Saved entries

╔══

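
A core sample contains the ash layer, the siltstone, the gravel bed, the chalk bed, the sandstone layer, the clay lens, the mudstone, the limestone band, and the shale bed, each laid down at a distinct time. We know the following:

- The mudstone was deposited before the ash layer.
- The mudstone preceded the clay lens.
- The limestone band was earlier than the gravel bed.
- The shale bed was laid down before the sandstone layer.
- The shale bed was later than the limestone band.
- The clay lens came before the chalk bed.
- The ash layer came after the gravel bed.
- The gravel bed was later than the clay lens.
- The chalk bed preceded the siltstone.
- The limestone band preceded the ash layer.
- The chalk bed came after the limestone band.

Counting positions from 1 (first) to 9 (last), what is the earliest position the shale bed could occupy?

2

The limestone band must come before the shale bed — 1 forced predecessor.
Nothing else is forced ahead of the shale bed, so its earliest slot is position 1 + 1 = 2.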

╚══
╔══

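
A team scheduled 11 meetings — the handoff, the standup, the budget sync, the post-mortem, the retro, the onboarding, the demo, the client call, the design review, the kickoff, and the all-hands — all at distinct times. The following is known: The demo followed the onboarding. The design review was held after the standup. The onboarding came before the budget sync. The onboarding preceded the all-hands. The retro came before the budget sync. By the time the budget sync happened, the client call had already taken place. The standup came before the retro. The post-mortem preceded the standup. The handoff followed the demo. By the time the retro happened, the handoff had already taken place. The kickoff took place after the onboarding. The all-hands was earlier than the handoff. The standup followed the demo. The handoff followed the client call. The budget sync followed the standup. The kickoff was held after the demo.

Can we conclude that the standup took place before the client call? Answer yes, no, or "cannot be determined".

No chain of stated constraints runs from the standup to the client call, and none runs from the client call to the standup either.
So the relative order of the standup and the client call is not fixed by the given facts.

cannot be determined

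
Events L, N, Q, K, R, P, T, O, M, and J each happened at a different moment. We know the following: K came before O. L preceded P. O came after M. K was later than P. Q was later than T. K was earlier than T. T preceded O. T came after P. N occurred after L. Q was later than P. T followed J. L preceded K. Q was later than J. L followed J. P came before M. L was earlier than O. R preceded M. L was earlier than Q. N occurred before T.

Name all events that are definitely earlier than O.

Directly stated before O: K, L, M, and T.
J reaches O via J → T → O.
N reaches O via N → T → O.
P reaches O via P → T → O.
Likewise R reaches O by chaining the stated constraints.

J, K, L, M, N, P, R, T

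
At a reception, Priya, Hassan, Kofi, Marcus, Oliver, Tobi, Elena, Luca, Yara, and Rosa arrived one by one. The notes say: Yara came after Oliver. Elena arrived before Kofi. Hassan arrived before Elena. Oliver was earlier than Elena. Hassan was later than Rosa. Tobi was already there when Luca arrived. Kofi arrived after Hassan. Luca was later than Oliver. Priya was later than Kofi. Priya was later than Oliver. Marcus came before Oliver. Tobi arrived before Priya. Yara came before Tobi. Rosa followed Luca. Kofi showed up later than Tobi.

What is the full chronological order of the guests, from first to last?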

╚══

Problem description: Check each line above for the string "following" and return those that contain it.

Expected output:
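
A core sample contains the ash layer, the siltstone, the gravel bed, the chalk bed, the sandstone layer, the clay lens, the mudstone, the limestone band, and the shale bed, each laid down at a distinct time. We know the following:
A team scheduled 11 meetings — the handoff, the standup, the budget sync, the post-mortem, the retro, the onboarding, the demo, the client call, the design review, the kickoff, and the all-hands — all at distinct times. The following is known: The demo followed the onboarding. The design review was held after the standup. The onboarding came before the budget sync. The onboarding preceded the all-hands. The retro came before the budget sync. By the time the budget sync happened, the client call had already taken place. The standup came before the retro. The post-mortem preceded the standup. The handoff followed the demo. By the time the retro happened, the handoff had already taken place. The kickoff took place after the onboarding. The all-hands was earlier than the handoff. The standup followed the demo. The handoff followed the client call. The budget sync followed the standup. The kickoff was held after the demo.
Events L, N, Q, K, R, P, T, O, M, and J each happened at a different moment. We know the following: K came before O. L preceded P. O came after M. K was later than P. Q was later than T. K was earlier than T. T preceded O. T came after P. N occurred after L. Q was later than P. T followed J. L preceded K. Q was later than J. L followed J. P came before M. L was earlier than O. R preceded M. L was earlier than Q. N occurred before T.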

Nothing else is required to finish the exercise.